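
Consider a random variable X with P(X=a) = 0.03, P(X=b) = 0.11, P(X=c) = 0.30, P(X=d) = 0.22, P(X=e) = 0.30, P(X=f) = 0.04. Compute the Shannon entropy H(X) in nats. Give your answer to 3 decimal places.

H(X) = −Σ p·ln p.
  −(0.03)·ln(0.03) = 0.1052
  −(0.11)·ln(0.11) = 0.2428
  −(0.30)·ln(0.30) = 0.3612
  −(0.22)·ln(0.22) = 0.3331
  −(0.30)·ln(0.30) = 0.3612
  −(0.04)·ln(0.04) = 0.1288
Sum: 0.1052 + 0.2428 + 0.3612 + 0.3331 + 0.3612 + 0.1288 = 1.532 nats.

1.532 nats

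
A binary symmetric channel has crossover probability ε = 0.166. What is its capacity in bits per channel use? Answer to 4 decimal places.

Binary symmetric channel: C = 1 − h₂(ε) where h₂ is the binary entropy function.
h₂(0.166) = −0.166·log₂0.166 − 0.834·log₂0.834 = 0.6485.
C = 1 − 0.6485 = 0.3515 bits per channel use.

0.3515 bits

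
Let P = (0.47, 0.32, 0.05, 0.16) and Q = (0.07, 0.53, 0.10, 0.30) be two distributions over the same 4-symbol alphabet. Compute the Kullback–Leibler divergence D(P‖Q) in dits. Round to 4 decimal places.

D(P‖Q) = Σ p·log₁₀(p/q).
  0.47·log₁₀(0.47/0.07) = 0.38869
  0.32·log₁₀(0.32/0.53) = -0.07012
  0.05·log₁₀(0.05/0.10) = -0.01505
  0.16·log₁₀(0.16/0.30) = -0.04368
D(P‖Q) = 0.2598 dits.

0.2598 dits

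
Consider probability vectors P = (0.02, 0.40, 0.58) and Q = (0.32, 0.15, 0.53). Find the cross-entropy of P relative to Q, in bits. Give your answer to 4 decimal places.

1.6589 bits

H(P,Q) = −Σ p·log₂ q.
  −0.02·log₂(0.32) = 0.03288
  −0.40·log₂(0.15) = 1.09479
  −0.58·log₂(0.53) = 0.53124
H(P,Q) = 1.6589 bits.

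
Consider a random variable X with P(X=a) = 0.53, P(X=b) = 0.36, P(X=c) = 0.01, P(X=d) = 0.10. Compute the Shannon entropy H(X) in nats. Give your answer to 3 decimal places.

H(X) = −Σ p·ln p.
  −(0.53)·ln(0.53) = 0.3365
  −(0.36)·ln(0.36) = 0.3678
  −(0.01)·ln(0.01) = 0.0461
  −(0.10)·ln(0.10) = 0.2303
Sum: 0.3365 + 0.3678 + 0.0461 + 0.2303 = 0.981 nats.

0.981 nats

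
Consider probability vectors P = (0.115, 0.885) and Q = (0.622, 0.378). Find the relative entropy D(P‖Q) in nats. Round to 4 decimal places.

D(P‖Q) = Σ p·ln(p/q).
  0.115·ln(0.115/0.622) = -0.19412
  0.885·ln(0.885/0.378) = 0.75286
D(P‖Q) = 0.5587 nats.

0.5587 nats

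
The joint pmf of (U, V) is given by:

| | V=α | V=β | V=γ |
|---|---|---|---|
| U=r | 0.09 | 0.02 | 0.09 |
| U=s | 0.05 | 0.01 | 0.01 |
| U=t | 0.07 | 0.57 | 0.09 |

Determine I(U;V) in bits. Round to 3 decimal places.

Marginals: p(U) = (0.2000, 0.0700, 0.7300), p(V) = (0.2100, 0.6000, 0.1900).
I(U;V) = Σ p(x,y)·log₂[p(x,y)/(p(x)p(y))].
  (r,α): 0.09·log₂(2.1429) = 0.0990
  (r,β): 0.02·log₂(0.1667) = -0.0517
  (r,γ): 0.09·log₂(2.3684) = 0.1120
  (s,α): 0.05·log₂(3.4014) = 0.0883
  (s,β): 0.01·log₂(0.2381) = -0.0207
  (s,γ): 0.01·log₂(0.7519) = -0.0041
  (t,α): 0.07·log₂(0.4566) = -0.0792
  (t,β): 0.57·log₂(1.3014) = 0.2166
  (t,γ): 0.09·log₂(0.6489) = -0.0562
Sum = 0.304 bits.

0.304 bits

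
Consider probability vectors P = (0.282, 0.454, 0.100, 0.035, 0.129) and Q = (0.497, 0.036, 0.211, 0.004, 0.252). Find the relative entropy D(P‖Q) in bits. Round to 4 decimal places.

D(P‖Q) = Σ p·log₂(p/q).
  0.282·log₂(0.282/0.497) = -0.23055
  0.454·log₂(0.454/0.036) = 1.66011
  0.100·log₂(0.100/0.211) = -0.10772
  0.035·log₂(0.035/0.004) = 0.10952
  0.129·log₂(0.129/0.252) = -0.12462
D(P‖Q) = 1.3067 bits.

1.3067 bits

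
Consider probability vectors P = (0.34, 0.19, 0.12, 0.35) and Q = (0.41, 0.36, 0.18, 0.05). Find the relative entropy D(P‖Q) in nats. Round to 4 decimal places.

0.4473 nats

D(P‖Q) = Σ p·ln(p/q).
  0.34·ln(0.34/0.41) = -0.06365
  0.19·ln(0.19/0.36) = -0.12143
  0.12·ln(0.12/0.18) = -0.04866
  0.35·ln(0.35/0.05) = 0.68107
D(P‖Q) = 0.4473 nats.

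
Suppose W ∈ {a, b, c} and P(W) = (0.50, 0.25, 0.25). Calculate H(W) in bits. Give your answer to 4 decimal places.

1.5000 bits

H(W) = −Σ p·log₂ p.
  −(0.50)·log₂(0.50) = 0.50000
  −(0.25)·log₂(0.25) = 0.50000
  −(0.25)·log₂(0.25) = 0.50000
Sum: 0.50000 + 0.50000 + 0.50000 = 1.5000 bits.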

□ □ □ □

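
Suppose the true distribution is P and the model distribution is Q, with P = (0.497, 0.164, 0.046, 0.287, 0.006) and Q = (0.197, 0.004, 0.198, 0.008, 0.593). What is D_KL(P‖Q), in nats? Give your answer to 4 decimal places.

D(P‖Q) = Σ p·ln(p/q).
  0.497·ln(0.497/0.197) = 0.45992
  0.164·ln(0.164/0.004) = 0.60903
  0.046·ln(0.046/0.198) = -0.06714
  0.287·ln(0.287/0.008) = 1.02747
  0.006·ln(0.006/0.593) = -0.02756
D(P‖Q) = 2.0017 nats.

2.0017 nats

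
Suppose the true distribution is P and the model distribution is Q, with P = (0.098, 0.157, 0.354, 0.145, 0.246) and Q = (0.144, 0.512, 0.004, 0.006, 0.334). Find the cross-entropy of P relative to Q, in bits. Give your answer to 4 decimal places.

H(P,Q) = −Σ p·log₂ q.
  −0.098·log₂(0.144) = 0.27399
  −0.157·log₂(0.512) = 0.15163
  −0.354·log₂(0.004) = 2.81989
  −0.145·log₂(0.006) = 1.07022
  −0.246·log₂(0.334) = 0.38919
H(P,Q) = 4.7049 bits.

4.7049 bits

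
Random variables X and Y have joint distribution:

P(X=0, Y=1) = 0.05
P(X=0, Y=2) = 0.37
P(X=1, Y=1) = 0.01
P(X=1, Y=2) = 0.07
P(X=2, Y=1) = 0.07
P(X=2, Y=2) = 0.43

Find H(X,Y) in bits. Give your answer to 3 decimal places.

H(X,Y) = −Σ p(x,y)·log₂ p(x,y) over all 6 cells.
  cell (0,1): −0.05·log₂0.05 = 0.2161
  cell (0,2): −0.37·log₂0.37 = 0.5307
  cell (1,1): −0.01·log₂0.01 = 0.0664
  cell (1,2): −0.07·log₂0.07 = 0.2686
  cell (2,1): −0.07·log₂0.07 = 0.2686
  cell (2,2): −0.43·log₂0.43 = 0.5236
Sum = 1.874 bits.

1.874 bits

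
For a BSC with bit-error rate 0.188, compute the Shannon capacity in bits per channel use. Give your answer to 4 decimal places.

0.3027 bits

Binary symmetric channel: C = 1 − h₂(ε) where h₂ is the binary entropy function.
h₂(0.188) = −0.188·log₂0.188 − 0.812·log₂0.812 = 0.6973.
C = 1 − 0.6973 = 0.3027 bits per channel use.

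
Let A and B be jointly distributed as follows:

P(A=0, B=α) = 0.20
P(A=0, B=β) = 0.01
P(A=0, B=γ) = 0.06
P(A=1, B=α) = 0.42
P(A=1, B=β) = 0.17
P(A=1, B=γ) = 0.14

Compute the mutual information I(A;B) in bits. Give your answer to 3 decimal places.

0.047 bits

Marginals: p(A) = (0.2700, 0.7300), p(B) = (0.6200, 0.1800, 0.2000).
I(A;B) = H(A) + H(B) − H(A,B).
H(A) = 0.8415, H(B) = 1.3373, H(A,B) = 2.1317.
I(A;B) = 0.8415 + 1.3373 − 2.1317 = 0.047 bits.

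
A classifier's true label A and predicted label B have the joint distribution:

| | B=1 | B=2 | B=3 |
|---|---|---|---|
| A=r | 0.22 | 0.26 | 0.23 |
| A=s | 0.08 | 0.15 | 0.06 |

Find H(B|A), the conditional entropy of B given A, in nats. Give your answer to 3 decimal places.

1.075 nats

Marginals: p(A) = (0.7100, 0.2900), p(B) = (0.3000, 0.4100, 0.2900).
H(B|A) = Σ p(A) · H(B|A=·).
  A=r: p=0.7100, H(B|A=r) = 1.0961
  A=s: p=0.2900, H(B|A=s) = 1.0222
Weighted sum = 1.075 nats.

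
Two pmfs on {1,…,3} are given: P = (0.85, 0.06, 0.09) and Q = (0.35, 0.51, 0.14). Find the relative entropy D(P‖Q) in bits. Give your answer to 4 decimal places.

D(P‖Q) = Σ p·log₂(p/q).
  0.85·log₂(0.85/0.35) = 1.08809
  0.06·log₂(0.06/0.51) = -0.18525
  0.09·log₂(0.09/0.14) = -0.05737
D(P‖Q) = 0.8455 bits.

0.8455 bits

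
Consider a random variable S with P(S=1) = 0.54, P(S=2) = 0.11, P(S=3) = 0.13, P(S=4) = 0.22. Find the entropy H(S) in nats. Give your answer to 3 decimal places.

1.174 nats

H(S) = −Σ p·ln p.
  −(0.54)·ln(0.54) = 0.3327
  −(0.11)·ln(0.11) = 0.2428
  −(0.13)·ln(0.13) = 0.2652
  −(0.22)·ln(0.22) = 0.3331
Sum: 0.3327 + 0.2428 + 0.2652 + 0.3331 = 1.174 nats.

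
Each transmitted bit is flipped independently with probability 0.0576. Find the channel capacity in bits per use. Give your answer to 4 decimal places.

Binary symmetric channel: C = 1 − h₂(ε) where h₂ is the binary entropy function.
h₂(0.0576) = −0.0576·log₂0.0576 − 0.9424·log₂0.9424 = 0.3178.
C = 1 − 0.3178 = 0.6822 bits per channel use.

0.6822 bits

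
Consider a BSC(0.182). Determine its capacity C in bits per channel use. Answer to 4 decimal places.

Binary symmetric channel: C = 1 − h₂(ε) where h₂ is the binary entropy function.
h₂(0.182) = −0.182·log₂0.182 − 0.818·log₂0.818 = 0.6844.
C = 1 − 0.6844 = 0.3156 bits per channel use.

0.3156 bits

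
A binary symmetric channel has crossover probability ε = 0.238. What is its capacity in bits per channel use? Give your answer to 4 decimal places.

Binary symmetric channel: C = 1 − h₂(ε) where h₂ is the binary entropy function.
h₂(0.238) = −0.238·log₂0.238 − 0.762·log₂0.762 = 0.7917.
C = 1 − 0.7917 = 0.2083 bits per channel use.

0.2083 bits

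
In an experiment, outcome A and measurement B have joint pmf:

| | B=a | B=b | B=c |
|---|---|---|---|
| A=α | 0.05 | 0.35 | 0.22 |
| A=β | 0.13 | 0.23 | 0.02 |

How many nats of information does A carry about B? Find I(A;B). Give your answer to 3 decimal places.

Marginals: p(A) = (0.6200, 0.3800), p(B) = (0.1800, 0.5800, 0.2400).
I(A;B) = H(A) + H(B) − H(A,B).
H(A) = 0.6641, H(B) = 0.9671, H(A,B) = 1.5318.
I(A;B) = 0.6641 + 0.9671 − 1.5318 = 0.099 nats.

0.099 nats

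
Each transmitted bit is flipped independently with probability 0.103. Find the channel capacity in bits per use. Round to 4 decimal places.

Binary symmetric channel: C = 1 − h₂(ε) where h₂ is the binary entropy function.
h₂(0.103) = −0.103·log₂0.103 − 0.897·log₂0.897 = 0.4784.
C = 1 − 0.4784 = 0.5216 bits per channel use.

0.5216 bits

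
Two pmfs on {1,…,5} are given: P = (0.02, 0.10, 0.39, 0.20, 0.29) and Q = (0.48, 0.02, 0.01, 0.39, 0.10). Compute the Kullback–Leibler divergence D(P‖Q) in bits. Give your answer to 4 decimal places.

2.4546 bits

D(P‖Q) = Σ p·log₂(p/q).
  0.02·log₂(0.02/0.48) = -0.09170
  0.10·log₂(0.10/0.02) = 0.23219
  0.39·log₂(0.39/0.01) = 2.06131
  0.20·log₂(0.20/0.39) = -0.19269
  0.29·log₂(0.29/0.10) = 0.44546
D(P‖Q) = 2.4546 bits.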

□ □ □ □

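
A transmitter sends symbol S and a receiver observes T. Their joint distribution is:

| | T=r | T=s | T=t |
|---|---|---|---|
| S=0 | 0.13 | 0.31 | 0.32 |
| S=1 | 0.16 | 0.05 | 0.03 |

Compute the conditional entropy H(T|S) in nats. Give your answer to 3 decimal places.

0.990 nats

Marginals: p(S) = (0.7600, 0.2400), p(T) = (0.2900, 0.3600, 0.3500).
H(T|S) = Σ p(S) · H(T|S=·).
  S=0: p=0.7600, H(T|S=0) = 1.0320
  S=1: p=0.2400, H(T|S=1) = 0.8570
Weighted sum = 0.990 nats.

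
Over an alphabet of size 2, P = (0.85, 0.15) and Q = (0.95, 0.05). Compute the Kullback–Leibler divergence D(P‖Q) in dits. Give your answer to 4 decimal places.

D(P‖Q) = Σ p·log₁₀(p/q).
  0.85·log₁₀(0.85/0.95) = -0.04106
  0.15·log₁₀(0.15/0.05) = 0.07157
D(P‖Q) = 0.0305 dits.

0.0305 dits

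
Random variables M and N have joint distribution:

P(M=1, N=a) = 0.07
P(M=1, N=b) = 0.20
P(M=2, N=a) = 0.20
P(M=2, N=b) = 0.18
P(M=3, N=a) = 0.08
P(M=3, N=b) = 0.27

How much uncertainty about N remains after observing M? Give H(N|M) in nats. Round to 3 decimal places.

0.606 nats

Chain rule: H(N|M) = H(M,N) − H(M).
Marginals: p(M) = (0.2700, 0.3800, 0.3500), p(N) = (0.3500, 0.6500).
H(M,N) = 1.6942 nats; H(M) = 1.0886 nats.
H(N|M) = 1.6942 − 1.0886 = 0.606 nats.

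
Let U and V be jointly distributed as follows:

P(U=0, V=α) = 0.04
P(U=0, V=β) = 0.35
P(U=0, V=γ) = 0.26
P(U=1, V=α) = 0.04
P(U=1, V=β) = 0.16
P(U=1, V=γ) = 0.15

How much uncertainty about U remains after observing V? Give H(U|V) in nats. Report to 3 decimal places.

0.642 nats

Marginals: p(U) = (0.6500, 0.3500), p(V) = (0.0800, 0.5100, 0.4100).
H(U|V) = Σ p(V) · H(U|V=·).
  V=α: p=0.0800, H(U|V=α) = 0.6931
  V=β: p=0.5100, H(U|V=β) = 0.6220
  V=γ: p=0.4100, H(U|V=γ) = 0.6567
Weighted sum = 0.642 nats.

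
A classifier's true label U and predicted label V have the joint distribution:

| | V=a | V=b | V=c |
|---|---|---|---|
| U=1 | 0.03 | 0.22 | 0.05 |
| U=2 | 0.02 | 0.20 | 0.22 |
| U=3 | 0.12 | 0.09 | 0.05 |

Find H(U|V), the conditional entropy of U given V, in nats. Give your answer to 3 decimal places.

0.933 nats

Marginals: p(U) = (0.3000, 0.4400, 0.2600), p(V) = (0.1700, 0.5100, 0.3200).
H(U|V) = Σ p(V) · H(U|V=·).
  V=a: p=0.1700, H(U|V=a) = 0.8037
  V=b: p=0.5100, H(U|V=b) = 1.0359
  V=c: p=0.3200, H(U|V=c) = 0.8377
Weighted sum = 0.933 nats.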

□ □ □ □

- [Task requirements] Show every line of the data that includes the string "follows".

- [Answer space]
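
Let A and B be jointly distributed as follows:
Let U and V be jointly distributed as follows: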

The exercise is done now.